- _Problem_: Nothing is to be left out; print all the entries exactly.

Collected data entries:

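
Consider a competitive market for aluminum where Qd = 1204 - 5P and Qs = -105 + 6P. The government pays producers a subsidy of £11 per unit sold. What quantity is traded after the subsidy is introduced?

Pre-subsidy: 1204 - 5P = -105 + 6P gives P* = 119, Q* = 609.
With the subsidy, sellers receive Ps = Pb + 11 for each unit, where Pb is the price buyers pay.
Supply in terms of Pb becomes Qs = -105 + 6(Pb + 11) = -39 + 6Pb. Setting this equal to demand: 1204 - 5Pb = -39 + 6Pb, so Pb = 113.
Sellers receive Ps = 113 + 11 = 124; Q' = 1204 − 5·113 = 639.

Q' = 639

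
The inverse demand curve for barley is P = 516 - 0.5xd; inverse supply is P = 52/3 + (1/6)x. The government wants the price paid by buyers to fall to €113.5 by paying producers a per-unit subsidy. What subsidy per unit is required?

Required subsidy s = €38 per unit

At a buyer price of 113.5, quantity demanded is 1032 − 2·113.5 = 805.
Sellers supply 805 only when they receive Ps = 52/3 + (1/6)·805 = 151.5.
s = Ps − Pb = 151.5 − 113.5 = 38.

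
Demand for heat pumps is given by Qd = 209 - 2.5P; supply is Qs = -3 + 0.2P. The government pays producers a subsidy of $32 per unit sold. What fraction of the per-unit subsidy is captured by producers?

Producer share = 25/27

Pre-subsidy: 209 - 2.5P = -3 + 0.2P gives P* = 2120/27, Q* = 343/27.
With the subsidy, sellers receive Ps = Pb + 32 for each unit, where Pb is the price buyers pay.
Supply in terms of Pb becomes Qs = -3 + 0.2(Pb + 32) = 3.4 + 0.2Pb. Setting this equal to demand: 209 - 2.5Pb = 3.4 + 0.2Pb, so Pb = 2056/27.
Sellers receive Ps = 2056/27 + 32 = 2920/27; Q' = 209 − 2.5·(2056/27) = 503/27.
Buyers' price falls by P* − Pb = 2120/27 − 2056/27 = 64/27; sellers' price rises by Ps − P* = 2920/27 − 2120/27 = 800/27.
So producers capture (800/27)/32 = 25/27 of each unit of subsidy.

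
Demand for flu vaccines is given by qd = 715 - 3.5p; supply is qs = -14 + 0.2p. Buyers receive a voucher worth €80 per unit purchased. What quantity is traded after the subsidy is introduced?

Pre-subsidy: 715 - 3.5p = -14 + 0.2p gives p* = 7290/37, q* = 940/37.
With the rebate, buyers effectively pay pb = ps − 80, where ps is the price sellers receive.
Demand in terms of ps becomes qd = 715 − 3.5(ps − 80) = 995 - 3.5ps. Setting this equal to supply: 995 - 3.5ps = -14 + 0.2ps, so ps = 10090/37.
Buyers pay pb = 10090/37 − 80 = 7130/37; q' = -14 + 0.2·(10090/37) = 1500/37.

q' = 1500/37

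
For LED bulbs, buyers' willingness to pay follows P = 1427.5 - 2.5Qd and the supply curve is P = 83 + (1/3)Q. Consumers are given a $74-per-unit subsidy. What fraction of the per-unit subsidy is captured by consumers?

Consumer share = 15/17

Pre-subsidy: 1427.5 - 2.5Q = 83 + (1/3)Q gives Q* = 8067/17 and P* = 4100/17.
With the rebate, buyers effectively pay Pb = Ps − 74, where Ps is the price sellers receive.
On the curves, Pb = 1427.5 - 2.5Q and Ps = 83 + (1/3)Q; the wedge Ps − Pb = 74 gives 83 + (1/3)Q − (1427.5 - 2.5Q) = 74, so Q' = 8511/17.
Then Pb = 1427.5 − 2.5·(8511/17) = 2990/17 and Ps = 83 + (1/3)·(8511/17) = 4248/17.
Buyers' price falls by P* − Pb = 4100/17 − 2990/17 = 1110/17; sellers' price rises by Ps − P* = 4248/17 − 4100/17 = 148/17.
So consumers capture (1110/17)/74 = 15/17 of each unit of subsidy.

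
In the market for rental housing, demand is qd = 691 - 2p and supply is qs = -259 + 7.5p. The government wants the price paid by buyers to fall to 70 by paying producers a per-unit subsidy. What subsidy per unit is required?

At a buyer price of 70, quantity demanded is 691 − 2·70 = 551.
Sellers supply 551 only when they receive ps with -259 + 7.5·ps = 551, i.e. ps = 108.
s = ps − pb = 108 − 70 = 38.

Required subsidy s = 38 per unit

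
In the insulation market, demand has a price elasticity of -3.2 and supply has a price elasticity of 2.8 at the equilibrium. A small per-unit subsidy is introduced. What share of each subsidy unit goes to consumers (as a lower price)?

For a small subsidy around the equilibrium, the benefit split depends on the relative slopes, which at a point are proportional to the elasticities.
Buyer share = εs/(εs + |εd|) = 2.8/(2.8 + 3.2) = 7/15; seller share = |εd|/(εs + |εd|) = 8/15.

Consumer share = 7/15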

- _Response below_:
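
Consider a competitive market for aluminum where Qd = 1204 - 5P and Qs = -105 + 6P. The government pays producers a subsidy of £11 per unit sold. What quantity is traded after the subsidy is introduced?

Pre-subsidy: 1204 - 5P = -105 + 6P gives P* = 119, Q* = 609.
With the subsidy, sellers receive Ps = Pb + 11 for each unit, where Pb is the price buyers pay.
Supply in terms of Pb becomes Qs = -105 + 6(Pb + 11) = -39 + 6Pb. Setting this equal to demand: 1204 - 5Pb = -39 + 6Pb, so Pb = 113.
Sellers receive Ps = 113 + 11 = 124; Q' = 1204 − 5·113 = 639.

Q' = 639

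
The inverse demand curve for barley is P = 516 - 0.5xd; inverse supply is P = 52/3 + (1/6)x. The government wants the price paid by buyers to fall to €113.5 by paying producers a per-unit subsidy. What subsidy per unit is required?

Required subsidy s = €38 per unit

At a buyer price of 113.5, quantity demanded is 1032 − 2·113.5 = 805.
Sellers supply 805 only when they receive Ps = 52/3 + (1/6)·805 = 151.5.
s = Ps − Pb = 151.5 − 113.5 = 38.

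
Demand for heat pumps is given by Qd = 209 - 2.5P; supply is Qs = -3 + 0.2P. The government pays producers a subsidy of $32 per unit sold. What fraction of the per-unit subsidy is captured by producers?

Producer share = 25/27

Pre-subsidy: 209 - 2.5P = -3 + 0.2P gives P* = 2120/27, Q* = 343/27.
With the subsidy, sellers receive Ps = Pb + 32 for each unit, where Pb is the price buyers pay.
Supply in terms of Pb becomes Qs = -3 + 0.2(Pb + 32) = 3.4 + 0.2Pb. Setting this equal to demand: 209 - 2.5Pb = 3.4 + 0.2Pb, so Pb = 2056/27.
Sellers receive Ps = 2056/27 + 32 = 2920/27; Q' = 209 − 2.5·(2056/27) = 503/27.
Buyers' price falls by P* − Pb = 2120/27 − 2056/27 = 64/27; sellers' price rises by Ps − P* = 2920/27 − 2120/27 = 800/27.
So producers capture (800/27)/32 = 25/27 of each unit of subsidy.

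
Demand for flu vaccines is given by qd = 715 - 3.5p; supply is qs = -14 + 0.2p. Buyers receive a voucher worth €80 per unit purchased. What quantity is traded after the subsidy is introduced?

Pre-subsidy: 715 - 3.5p = -14 + 0.2p gives p* = 7290/37, q* = 940/37.
With the rebate, buyers effectively pay pb = ps − 80, where ps is the price sellers receive.
Demand in terms of ps becomes qd = 715 − 3.5(ps − 80) = 995 - 3.5ps. Setting this equal to supply: 995 - 3.5ps = -14 + 0.2ps, so ps = 10090/37.
Buyers pay pb = 10090/37 − 80 = 7130/37; q' = -14 + 0.2·(10090/37) = 1500/37.

q' = 1500/37

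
For LED bulbs, buyers' willingness to pay follows P = 1427.5 - 2.5Qd and the supply curve is P = 83 + (1/3)Q. Consumers are given a $74-per-unit subsidy. What fraction of the per-unit subsidy is captured by consumers?

Consumer share = 15/17

Pre-subsidy: 1427.5 - 2.5Q = 83 + (1/3)Q gives Q* = 8067/17 and P* = 4100/17.
With the rebate, buyers effectively pay Pb = Ps − 74, where Ps is the price sellers receive.
On the curves, Pb = 1427.5 - 2.5Q and Ps = 83 + (1/3)Q; the wedge Ps − Pb = 74 gives 83 + (1/3)Q − (1427.5 - 2.5Q) = 74, so Q' = 8511/17.
Then Pb = 1427.5 − 2.5·(8511/17) = 2990/17 and Ps = 83 + (1/3)·(8511/17) = 4248/17.
Buyers' price falls by P* − Pb = 4100/17 − 2990/17 = 1110/17; sellers' price rises by Ps − P* = 4248/17 − 4100/17 = 148/17.
So consumers capture (1110/17)/74 = 15/17 of each unit of subsidy.

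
In the market for rental housing, demand is qd = 691 - 2p and supply is qs = -259 + 7.5p. The government wants the price paid by buyers to fall to 70 by paying producers a per-unit subsidy. What subsidy per unit is required?

At a buyer price of 70, quantity demanded is 691 − 2·70 = 551.
Sellers supply 551 only when they receive ps with -259 + 7.5·ps = 551, i.e. ps = 108.
s = ps − pb = 108 − 70 = 38.

Required subsidy s = 38 per unit

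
In the insulation market, demand has a price elasticity of -3.2 and supply has a price elasticity of 2.8 at the equilibrium. A small per-unit subsidy is introduced. What share of each subsidy unit goes to consumers (as a lower price)?

For a small subsidy around the equilibrium, the benefit split depends on the relative slopes, which at a point are proportional to the elasticities.
Buyer share = εs/(εs + |εd|) = 2.8/(2.8 + 3.2) = 7/15; seller share = |εd|/(εs + |εd|) = 8/15.

Consumer share = 7/15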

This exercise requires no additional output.